= Dataset entries =
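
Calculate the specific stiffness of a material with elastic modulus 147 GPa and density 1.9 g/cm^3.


Specific stiffness = E/rho = 147/1.9 = 77.4 GPa/(g/cm^3)

77.4 GPa/(g/cm^3)


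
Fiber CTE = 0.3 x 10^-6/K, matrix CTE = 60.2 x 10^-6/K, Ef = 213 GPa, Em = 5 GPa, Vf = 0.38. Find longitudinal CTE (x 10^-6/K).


E1 = Ef*Vf + Em*(1-Vf) = 84.04
alpha_1 = (alpha_f*Ef*Vf + alpha_m*Em*(1-Vf))/E1 = 2.51 x 10^-6/K

2.51 x 10^-6/K


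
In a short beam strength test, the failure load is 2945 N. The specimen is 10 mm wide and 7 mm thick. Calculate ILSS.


ILSS = 3F/(4bh) = 3*2945/(4*10*7) = 31.55 MPa

31.55 MPa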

= Problem to work on =
Up to and including the last line of the material, reproduce every line exactly, beginning with the one that contains "Fiber CTE = 0.3" and adding nothing else.

= Solution for this exercise =
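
Fiber CTE = 0.3 x 10^-6/K, matrix CTE = 60.2 x 10^-6/K, Ef = 213 GPa, Em = 5 GPa, Vf = 0.38. Find longitudinal CTE (x 10^-6/K).


E1 = Ef*Vf + Em*(1-Vf) = 84.04
alpha_1 = (alpha_f*Ef*Vf + alpha_m*Em*(1-Vf))/E1 = 2.51 x 10^-6/K

2.51 x 10^-6/K


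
In a short beam strength test, the failure load is 2945 N. The specimen is 10 mm wide and 7 mm thick. Calculate ILSS.


ILSS = 3F/(4bh) = 3*2945/(4*10*7) = 31.55 MPa

31.55 MPa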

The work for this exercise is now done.